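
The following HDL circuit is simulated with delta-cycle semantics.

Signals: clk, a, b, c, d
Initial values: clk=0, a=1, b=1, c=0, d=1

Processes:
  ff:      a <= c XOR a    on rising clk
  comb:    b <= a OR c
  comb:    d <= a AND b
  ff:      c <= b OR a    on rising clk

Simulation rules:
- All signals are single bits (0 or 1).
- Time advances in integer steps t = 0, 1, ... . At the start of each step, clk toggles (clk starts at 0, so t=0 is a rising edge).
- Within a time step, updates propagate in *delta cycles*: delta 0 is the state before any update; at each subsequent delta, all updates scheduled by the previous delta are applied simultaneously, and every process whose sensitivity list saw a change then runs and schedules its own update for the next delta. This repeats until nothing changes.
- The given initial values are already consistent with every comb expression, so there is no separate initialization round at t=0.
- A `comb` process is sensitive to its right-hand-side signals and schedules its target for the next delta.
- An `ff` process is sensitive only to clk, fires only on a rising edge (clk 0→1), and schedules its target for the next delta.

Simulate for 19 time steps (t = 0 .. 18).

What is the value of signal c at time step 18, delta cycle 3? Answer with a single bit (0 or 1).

[bits: c,d,a,b,clk]
t=0: Δ0=01110 Δ1=01111 Δ2=11111 | 2Δ
t=1: Δ0=11111 Δ1=11110 | 1Δ
t=2: Δ0=11110 Δ1=11111 Δ2=11011 Δ3=10011 | 3Δ
t=3: Δ0=10011 Δ1=10010 | 1Δ
t=4: Δ0=10010 Δ1=10011 Δ2=10111 Δ3=11111 | 3Δ
t=5: Δ0=11111 Δ1=11110 | 1Δ
t=6: Δ0=11110 Δ1=11111 Δ2=11011 Δ3=10011 | 3Δ
t=7: Δ0=10011 Δ1=10010 | 1Δ
t=8: Δ0=10010 Δ1=10011 Δ2=10111 Δ3=11111 | 3Δ
t=9: Δ0=11111 Δ1=11110 | 1Δ
t=10: Δ0=11110 Δ1=11111 Δ2=11011 Δ3=10011 | 3Δ
t=11: Δ0=10011 Δ1=10010 | 1Δ
t=12: Δ0=10010 Δ1=10011 Δ2=10111 Δ3=11111 | 3Δ
t=13: Δ0=11111 Δ1=11110 | 1Δ
t=14: Δ0=11110 Δ1=11111 Δ2=11011 Δ3=10011 | 3Δ
t=15: Δ0=10011 Δ1=10010 | 1Δ
t=16: Δ0=10010 Δ1=10011 Δ2=10111 Δ3=11111 | 3Δ
t=17: Δ0=11111 Δ1=11110 | 1Δ
t=18: Δ0=11110 Δ1=11111 Δ2=11011 Δ3=10011 | 3Δ

1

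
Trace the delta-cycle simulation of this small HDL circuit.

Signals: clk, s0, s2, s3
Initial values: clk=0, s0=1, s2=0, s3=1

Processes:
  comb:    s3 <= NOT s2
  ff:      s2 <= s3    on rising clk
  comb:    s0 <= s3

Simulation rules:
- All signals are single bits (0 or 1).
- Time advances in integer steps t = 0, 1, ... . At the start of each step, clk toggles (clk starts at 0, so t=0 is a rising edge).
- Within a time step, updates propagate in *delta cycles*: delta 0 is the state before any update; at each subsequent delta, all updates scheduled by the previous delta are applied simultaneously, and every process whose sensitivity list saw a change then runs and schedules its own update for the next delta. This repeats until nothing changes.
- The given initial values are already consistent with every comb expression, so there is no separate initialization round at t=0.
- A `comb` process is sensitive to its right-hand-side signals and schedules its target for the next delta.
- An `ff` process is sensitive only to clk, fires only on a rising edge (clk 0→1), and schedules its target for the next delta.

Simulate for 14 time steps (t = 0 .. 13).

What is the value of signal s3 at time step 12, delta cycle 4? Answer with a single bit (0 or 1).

[bits: s2,s0,s3,clk]
t=0: Δ0=0110 Δ1=0111 Δ2=1111 Δ3=1101 Δ4=1001 | 4Δ
t=1: Δ0=1001 Δ1=1000 | 1Δ
t=2: Δ0=1000 Δ1=1001 Δ2=0001 Δ3=0011 Δ4=0111 | 4Δ
t=3: Δ0=0111 Δ1=0110 | 1Δ
t=4: Δ0=0110 Δ1=0111 Δ2=1111 Δ3=1101 Δ4=1001 | 4Δ
t=5: Δ0=1001 Δ1=1000 | 1Δ
t=6: Δ0=1000 Δ1=1001 Δ2=0001 Δ3=0011 Δ4=0111 | 4Δ
t=7: Δ0=0111 Δ1=0110 | 1Δ
t=8: Δ0=0110 Δ1=0111 Δ2=1111 Δ3=1101 Δ4=1001 | 4Δ
t=9: Δ0=1001 Δ1=1000 | 1Δ
t=10: Δ0=1000 Δ1=1001 Δ2=0001 Δ3=0011 Δ4=0111 | 4Δ
t=11: Δ0=0111 Δ1=0110 | 1Δ
t=12: Δ0=0110 Δ1=0111 Δ2=1111 Δ3=1101 Δ4=1001 | 4Δ
t=13: Δ0=1001 Δ1=1000 | 1Δ

0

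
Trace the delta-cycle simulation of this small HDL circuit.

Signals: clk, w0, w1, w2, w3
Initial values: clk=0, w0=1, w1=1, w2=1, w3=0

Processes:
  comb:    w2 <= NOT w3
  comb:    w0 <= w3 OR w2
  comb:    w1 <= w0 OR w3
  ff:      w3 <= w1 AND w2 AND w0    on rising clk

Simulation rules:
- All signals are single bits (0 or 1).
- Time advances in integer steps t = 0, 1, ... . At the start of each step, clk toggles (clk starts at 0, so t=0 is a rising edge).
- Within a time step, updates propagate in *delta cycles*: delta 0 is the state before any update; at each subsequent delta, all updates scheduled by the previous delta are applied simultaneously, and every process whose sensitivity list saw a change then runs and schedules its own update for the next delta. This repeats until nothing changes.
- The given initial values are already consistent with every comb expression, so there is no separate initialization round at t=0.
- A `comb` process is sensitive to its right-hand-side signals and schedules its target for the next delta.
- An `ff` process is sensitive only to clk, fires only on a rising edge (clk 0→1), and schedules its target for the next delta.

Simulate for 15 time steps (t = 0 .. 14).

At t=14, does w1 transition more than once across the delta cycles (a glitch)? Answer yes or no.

yes

[bits: w1,w2,w0,w3,clk]
t=0: Δ0=11100 Δ1=11101 Δ2=11111 Δ3=10111 | 3Δ
t=1: Δ0=10111 Δ1=10110 | 1Δ
t=2: Δ0=10110 Δ1=10111 Δ2=10101 Δ3=11001 Δ4=01101 Δ5=11101 | 5Δ
t=3: Δ0=11101 Δ1=11100 | 1Δ
t=4: Δ0=11100 Δ1=11101 Δ2=11111 Δ3=10111 | 3Δ
t=5: Δ0=10111 Δ1=10110 | 1Δ
t=6: Δ0=10110 Δ1=10111 Δ2=10101 Δ3=11001 Δ4=01101 Δ5=11101 | 5Δ
t=7: Δ0=11101 Δ1=11100 | 1Δ
t=8: Δ0=11100 Δ1=11101 Δ2=11111 Δ3=10111 | 3Δ
t=9: Δ0=10111 Δ1=10110 | 1Δ
t=10: Δ0=10110 Δ1=10111 Δ2=10101 Δ3=11001 Δ4=01101 Δ5=11101 | 5Δ
t=11: Δ0=11101 Δ1=11100 | 1Δ
t=12: Δ0=11100 Δ1=11101 Δ2=11111 Δ3=10111 | 3Δ
t=13: Δ0=10111 Δ1=10110 | 1Δ
t=14: Δ0=10110 Δ1=10111 Δ2=10101 Δ3=11001 Δ4=01101 Δ5=11101 | 5Δ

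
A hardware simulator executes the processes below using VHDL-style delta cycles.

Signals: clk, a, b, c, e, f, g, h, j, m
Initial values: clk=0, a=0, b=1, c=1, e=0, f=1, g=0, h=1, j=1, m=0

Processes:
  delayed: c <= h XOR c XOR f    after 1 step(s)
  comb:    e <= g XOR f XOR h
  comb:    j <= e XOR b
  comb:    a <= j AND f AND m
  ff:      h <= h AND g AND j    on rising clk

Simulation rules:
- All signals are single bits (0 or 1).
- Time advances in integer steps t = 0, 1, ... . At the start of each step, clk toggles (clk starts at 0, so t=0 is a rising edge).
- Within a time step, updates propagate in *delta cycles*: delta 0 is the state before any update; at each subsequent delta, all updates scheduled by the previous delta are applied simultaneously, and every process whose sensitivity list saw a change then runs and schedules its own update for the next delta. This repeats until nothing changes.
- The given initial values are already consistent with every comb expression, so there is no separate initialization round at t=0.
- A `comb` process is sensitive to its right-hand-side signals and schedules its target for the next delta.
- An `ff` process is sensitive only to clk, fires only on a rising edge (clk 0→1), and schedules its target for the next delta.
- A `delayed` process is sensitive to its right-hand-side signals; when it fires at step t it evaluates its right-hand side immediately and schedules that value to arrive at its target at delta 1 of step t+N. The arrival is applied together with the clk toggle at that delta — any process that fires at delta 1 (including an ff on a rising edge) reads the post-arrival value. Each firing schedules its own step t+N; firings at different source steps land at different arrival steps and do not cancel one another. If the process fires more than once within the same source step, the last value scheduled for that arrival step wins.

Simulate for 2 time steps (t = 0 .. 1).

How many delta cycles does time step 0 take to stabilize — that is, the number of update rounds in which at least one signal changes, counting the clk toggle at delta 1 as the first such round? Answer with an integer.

t0.Δ0 b=1 clk=0 g=0 a=0 c=1 e=0 j=1 m=0 f=1 h=1
t0.Δ1 b=1 clk=1 g=0 a=0 c=1 e=0 j=1 m=0 f=1 h=1
t0.Δ2 b=1 clk=1 g=0 a=0 c=1 e=0 j=1 m=0 f=1 h=0
t0.Δ3 b=1 clk=1 g=0 a=0 c=1 e=1 j=1 m=0 f=1 h=0
t0.Δ4 b=1 clk=1 g=0 a=0 c=1 e=1 j=0 m=0 f=1 h=0
t1.Δ0 b=1 clk=1 g=0 a=0 c=1 e=1 j=0 m=0 f=1 h=0
t1.Δ1 b=1 clk=0 g=0 a=0 c=0 e=1 j=0 m=0 f=1 h=0

4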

## [Task goal]
All lines in the listing above from the line containing "<= w3 OR w2" to the line containing "Simulate for 15 time steps (t = 0 .. 14).", inclusive, should be retyped exactly; no other lines should appear.

## [Result below]
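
  comb:    w0 <= w3 OR w2
  comb:    w1 <= w0 OR w3
  ff:      w3 <= w1 AND w2 AND w0    on rising clk

Simulation rules:
- All signals are single bits (0 or 1).
- Time advances in integer steps t = 0, 1, ... . At the start of each step, clk toggles (clk starts at 0, so t=0 is a rising edge).
- Within a time step, updates propagate in *delta cycles*: delta 0 is the state before any update; at each subsequent delta, all updates scheduled by the previous delta are applied simultaneously, and every process whose sensitivity list saw a change then runs and schedules its own update for the next delta. This repeats until nothing changes.
- The given initial values are already consistent with every comb expression, so there is no separate initialization round at t=0.
- A `comb` process is sensitive to its right-hand-side signals and schedules its target for the next delta.
- An `ff` process is sensitive only to clk, fires only on a rising edge (clk 0→1), and schedules its target for the next delta.

Simulate for 15 time steps (t = 0 .. 14).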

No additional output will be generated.